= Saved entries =
####

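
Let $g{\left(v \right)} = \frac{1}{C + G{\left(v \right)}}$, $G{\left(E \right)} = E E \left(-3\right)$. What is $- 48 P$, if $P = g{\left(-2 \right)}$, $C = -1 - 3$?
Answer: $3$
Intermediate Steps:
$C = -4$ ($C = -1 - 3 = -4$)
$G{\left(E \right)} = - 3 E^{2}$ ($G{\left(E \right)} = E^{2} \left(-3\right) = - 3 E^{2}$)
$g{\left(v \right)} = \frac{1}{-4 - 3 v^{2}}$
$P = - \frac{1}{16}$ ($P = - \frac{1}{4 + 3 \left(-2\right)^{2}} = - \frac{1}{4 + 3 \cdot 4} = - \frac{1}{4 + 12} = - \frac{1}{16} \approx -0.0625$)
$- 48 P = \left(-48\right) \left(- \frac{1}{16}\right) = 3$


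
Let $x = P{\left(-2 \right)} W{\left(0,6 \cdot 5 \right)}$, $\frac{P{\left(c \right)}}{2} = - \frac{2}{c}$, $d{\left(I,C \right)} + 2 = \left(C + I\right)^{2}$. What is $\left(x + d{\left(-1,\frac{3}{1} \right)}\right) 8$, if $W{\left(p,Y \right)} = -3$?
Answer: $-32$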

####

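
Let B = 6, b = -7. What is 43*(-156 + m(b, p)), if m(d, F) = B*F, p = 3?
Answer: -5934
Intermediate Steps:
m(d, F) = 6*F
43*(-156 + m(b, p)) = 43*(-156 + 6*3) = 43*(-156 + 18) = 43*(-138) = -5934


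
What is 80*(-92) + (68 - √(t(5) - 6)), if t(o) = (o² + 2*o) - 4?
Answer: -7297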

####

= Directions =
Using the data above, reproduce exactly the lines between those holding "E E \left(-3\right)$." and "Answer: $3$", inclusive, and no others.

= Exercise result =
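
Let $g{\left(v \right)} = \frac{1}{C + G{\left(v \right)}}$, $G{\left(E \right)} = E E \left(-3\right)$. What is $- 48 P$, if $P = g{\left(-2 \right)}$, $C = -1 - 3$?
Answer: $3$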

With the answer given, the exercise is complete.